● Dataset:

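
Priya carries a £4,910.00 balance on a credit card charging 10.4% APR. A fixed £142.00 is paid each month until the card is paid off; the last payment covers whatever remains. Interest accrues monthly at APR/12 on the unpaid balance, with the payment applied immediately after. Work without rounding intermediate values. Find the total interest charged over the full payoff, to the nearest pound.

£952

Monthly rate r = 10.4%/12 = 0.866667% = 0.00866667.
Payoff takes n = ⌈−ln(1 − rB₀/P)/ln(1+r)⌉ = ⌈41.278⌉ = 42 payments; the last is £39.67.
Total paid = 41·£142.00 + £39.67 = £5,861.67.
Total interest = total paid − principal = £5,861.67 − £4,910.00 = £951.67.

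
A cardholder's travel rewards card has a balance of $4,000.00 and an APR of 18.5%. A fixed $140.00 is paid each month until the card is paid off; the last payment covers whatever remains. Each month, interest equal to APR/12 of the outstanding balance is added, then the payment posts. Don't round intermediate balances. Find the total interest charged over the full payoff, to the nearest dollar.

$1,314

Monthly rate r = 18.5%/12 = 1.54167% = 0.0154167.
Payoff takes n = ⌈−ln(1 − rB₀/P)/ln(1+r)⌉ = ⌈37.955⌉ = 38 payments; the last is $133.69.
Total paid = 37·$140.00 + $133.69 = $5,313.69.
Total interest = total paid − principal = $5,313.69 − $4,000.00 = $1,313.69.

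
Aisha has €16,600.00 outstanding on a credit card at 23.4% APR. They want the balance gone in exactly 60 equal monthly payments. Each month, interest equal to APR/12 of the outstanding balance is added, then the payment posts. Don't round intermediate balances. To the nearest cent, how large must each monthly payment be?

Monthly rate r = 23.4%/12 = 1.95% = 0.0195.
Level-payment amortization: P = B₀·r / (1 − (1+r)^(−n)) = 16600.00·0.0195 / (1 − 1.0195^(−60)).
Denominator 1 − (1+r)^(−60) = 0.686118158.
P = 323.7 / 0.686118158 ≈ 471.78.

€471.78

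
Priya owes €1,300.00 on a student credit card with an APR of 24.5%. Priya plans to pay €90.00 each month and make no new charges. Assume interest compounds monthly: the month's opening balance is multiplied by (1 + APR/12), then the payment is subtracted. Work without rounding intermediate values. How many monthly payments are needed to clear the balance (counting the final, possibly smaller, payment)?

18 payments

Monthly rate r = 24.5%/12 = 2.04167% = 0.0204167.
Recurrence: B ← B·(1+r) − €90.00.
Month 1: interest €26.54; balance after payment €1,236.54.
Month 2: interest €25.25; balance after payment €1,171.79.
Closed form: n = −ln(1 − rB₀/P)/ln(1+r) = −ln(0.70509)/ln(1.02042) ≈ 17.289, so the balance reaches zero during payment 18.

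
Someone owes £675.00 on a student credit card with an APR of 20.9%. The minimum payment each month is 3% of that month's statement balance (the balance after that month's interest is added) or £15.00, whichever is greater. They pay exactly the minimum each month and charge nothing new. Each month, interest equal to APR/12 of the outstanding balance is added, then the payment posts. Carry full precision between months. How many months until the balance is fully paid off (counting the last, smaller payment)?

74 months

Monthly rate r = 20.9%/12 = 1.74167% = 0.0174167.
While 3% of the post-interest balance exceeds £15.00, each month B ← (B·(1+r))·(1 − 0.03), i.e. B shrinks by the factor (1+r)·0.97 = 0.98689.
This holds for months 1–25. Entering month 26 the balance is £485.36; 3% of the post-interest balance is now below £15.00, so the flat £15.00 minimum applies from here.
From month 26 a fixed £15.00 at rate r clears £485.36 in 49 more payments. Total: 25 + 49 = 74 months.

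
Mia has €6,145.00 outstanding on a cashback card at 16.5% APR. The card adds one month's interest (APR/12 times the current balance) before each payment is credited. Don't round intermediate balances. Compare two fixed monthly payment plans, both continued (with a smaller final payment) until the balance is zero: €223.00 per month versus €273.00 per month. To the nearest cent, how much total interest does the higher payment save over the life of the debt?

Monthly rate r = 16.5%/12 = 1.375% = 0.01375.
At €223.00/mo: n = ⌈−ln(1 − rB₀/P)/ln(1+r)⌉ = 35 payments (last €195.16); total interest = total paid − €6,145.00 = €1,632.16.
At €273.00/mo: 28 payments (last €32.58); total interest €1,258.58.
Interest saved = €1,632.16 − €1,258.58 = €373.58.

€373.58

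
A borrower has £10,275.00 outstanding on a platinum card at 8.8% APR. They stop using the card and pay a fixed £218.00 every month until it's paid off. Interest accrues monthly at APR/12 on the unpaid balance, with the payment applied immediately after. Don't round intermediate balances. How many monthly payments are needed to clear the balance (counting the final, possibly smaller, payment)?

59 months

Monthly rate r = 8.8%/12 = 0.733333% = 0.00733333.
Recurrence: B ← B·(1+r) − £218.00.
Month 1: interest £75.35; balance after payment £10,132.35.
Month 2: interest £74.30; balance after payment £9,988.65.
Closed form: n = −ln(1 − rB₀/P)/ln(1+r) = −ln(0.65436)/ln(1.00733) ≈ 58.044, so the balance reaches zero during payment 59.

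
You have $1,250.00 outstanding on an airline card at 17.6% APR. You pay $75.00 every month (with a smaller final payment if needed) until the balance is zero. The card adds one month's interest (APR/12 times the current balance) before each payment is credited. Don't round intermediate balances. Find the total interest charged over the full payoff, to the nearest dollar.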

● Work request: Above are the records; restate each one exactly.

● Reply:
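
Priya carries a £4,910.00 balance on a credit card charging 10.4% APR. A fixed £142.00 is paid each month until the card is paid off; the last payment covers whatever remains. Interest accrues monthly at APR/12 on the unpaid balance, with the payment applied immediately after. Work without rounding intermediate values. Find the total interest charged over the full payoff, to the nearest pound.

£952

Monthly rate r = 10.4%/12 = 0.866667% = 0.00866667.
Payoff takes n = ⌈−ln(1 − rB₀/P)/ln(1+r)⌉ = ⌈41.278⌉ = 42 payments; the last is £39.67.
Total paid = 41·£142.00 + £39.67 = £5,861.67.
Total interest = total paid − principal = £5,861.67 − £4,910.00 = £951.67.

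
A cardholder's travel rewards card has a balance of $4,000.00 and an APR of 18.5%. A fixed $140.00 is paid each month until the card is paid off; the last payment covers whatever remains. Each month, interest equal to APR/12 of the outstanding balance is added, then the payment posts. Don't round intermediate balances. Find the total interest charged over the full payoff, to the nearest dollar.

$1,314

Monthly rate r = 18.5%/12 = 1.54167% = 0.0154167.
Payoff takes n = ⌈−ln(1 − rB₀/P)/ln(1+r)⌉ = ⌈37.955⌉ = 38 payments; the last is $133.69.
Total paid = 37·$140.00 + $133.69 = $5,313.69.
Total interest = total paid − principal = $5,313.69 − $4,000.00 = $1,313.69.

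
Aisha has €16,600.00 outstanding on a credit card at 23.4% APR. They want the balance gone in exactly 60 equal monthly payments. Each month, interest equal to APR/12 of the outstanding balance is added, then the payment posts. Don't round intermediate balances. To the nearest cent, how large must each monthly payment be?

Monthly rate r = 23.4%/12 = 1.95% = 0.0195.
Level-payment amortization: P = B₀·r / (1 − (1+r)^(−n)) = 16600.00·0.0195 / (1 − 1.0195^(−60)).
Denominator 1 − (1+r)^(−60) = 0.686118158.
P = 323.7 / 0.686118158 ≈ 471.78.

€471.78

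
Priya owes €1,300.00 on a student credit card with an APR of 24.5%. Priya plans to pay €90.00 each month and make no new charges. Assume interest compounds monthly: the month's opening balance is multiplied by (1 + APR/12), then the payment is subtracted. Work without rounding intermediate values. How many monthly payments are needed to clear the balance (counting the final, possibly smaller, payment)?

18 payments

Monthly rate r = 24.5%/12 = 2.04167% = 0.0204167.
Recurrence: B ← B·(1+r) − €90.00.
Month 1: interest €26.54; balance after payment €1,236.54.
Month 2: interest €25.25; balance after payment €1,171.79.
Closed form: n = −ln(1 − rB₀/P)/ln(1+r) = −ln(0.70509)/ln(1.02042) ≈ 17.289, so the balance reaches zero during payment 18.

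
Someone owes £675.00 on a student credit card with an APR of 20.9%. The minimum payment each month is 3% of that month's statement balance (the balance after that month's interest is added) or £15.00, whichever is greater. They pay exactly the minimum each month and charge nothing new. Each month, interest equal to APR/12 of the outstanding balance is added, then the payment posts. Carry full precision between months. How many months until the balance is fully paid off (counting the last, smaller payment)?

74 months

Monthly rate r = 20.9%/12 = 1.74167% = 0.0174167.
While 3% of the post-interest balance exceeds £15.00, each month B ← (B·(1+r))·(1 − 0.03), i.e. B shrinks by the factor (1+r)·0.97 = 0.98689.
This holds for months 1–25. Entering month 26 the balance is £485.36; 3% of the post-interest balance is now below £15.00, so the flat £15.00 minimum applies from here.
From month 26 a fixed £15.00 at rate r clears £485.36 in 49 more payments. Total: 25 + 49 = 74 months.

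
Mia has €6,145.00 outstanding on a cashback card at 16.5% APR. The card adds one month's interest (APR/12 times the current balance) before each payment is credited. Don't round intermediate balances. Compare two fixed monthly payment plans, both continued (with a smaller final payment) until the balance is zero: €223.00 per month versus €273.00 per month. To the nearest cent, how much total interest does the higher payment save over the life of the debt?

Monthly rate r = 16.5%/12 = 1.375% = 0.01375.
At €223.00/mo: n = ⌈−ln(1 − rB₀/P)/ln(1+r)⌉ = 35 payments (last €195.16); total interest = total paid − €6,145.00 = €1,632.16.
At €273.00/mo: 28 payments (last €32.58); total interest €1,258.58.
Interest saved = €1,632.16 − €1,258.58 = €373.58.

€373.58

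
A borrower has £10,275.00 outstanding on a platinum card at 8.8% APR. They stop using the card and pay a fixed £218.00 every month until it's paid off. Interest accrues monthly at APR/12 on the unpaid balance, with the payment applied immediately after. Don't round intermediate balances. How many monthly payments are needed to clear the balance (counting the final, possibly smaller, payment)?

59 months

Monthly rate r = 8.8%/12 = 0.733333% = 0.00733333.
Recurrence: B ← B·(1+r) − £218.00.
Month 1: interest £75.35; balance after payment £10,132.35.
Month 2: interest £74.30; balance after payment £9,988.65.
Closed form: n = −ln(1 − rB₀/P)/ln(1+r) = −ln(0.65436)/ln(1.00733) ≈ 58.044, so the balance reaches zero during payment 59.

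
You have $1,250.00 outstanding on an airline card at 17.6% APR. You pay $75.00 every month (with a smaller final payment if needed) until the balance is zero. The card adds one month's interest (APR/12 times the current balance) before each payment is credited. Don't round intermediate balances. Find the total interest charged over the full payoff, to the nearest dollar.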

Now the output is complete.